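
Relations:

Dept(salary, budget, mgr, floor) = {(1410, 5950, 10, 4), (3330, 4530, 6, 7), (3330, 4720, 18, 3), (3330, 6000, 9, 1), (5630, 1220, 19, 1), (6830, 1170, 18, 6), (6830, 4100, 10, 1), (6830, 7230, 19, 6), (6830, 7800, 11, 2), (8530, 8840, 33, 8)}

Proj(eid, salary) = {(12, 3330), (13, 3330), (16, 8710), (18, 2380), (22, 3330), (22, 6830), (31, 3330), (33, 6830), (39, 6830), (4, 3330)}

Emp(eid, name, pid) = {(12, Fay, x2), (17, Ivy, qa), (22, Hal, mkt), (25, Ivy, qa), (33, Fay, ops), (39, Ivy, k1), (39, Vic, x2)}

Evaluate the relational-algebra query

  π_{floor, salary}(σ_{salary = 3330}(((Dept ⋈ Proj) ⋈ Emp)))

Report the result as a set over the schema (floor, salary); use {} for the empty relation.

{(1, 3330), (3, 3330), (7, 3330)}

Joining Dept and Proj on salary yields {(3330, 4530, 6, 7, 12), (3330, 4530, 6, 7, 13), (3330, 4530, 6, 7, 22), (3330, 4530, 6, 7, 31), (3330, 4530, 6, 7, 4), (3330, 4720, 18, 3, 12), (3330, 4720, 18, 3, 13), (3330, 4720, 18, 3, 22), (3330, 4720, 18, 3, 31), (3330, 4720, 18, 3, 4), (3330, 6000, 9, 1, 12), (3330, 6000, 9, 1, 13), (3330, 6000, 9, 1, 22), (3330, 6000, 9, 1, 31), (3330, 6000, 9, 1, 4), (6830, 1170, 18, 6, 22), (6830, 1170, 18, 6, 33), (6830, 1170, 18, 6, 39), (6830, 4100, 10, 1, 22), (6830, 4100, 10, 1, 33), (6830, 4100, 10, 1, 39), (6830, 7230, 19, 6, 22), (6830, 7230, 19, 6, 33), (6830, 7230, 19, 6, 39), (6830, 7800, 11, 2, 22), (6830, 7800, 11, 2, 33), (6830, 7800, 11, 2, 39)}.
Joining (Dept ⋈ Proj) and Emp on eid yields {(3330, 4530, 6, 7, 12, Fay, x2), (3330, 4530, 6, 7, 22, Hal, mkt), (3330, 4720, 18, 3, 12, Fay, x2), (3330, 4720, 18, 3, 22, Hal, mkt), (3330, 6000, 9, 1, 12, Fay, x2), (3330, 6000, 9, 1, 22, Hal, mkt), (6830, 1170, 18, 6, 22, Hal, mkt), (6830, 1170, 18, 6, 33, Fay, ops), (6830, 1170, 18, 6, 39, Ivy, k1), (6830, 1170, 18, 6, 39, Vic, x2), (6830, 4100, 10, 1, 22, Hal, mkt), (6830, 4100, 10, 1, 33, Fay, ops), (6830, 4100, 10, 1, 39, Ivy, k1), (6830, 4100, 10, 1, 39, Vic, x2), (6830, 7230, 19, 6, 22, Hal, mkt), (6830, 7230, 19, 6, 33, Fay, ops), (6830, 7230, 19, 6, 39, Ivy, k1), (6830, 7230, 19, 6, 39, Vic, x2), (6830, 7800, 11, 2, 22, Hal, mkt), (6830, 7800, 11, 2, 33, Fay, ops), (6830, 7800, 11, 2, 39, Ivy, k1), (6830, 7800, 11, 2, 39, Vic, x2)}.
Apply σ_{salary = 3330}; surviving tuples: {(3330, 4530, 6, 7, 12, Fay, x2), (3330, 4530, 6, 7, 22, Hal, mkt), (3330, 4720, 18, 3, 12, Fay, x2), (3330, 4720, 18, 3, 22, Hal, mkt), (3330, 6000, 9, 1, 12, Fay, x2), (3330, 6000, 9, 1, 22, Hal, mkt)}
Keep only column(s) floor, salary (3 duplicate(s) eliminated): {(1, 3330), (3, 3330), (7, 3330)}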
************
* _What this task involves_:
The exact lines of the material above starting at the one that contains "Emp(eid, name, pid)" and ending at the one that contains "Proj) ⋈ Emp)))" are what to retype; leave out everything else.

* _Answer to this task_:
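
Emp(eid, name, pid) = {(12, Fay, x2), (17, Ivy, qa), (22, Hal, mkt), (25, Ivy, qa), (33, Fay, ops), (39, Ivy, k1), (39, Vic, x2)}

Evaluate the relational-algebra query

  π_{floor, salary}(σ_{salary = 3330}(((Dept ⋈ Proj) ⋈ Emp)))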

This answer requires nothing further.